### [How to complete this task]
Show each line of the records in which the word "starts" occurs.

### [Information provided]

++++++++

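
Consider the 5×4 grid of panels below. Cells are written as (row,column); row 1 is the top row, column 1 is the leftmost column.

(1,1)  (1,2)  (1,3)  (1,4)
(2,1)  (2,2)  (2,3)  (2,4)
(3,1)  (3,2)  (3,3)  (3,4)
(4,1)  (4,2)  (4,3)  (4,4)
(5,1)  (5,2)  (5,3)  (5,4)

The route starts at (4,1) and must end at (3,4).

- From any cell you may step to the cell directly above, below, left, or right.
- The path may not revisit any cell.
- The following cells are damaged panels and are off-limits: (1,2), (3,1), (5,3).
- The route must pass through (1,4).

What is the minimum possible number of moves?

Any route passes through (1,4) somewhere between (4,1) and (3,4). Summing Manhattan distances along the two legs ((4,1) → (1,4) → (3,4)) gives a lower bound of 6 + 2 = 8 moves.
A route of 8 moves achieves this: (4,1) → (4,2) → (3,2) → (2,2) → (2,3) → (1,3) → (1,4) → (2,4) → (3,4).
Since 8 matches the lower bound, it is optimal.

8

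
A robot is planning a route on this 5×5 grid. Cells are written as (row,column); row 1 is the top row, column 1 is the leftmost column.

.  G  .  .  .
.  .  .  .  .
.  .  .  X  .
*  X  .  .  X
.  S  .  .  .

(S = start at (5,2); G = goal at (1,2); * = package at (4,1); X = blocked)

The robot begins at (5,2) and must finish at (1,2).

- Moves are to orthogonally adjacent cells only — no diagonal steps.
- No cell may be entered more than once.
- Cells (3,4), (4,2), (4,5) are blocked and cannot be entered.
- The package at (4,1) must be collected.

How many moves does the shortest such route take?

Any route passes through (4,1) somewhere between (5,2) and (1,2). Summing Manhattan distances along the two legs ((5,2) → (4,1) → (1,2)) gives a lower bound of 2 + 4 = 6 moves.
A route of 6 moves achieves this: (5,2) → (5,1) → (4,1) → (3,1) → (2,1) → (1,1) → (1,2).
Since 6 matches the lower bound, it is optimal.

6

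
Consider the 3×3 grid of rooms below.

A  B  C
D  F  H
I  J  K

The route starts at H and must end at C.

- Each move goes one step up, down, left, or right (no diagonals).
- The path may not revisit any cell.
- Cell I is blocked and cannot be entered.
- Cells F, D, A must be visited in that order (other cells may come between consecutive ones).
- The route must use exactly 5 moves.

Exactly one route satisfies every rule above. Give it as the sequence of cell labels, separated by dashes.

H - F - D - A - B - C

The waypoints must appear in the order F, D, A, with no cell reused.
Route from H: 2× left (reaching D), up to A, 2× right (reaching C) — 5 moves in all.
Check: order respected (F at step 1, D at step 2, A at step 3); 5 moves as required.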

++++++++

### [Exercise result]
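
The route starts at (4,1) and must end at (3,4).
The route starts at H and must end at C.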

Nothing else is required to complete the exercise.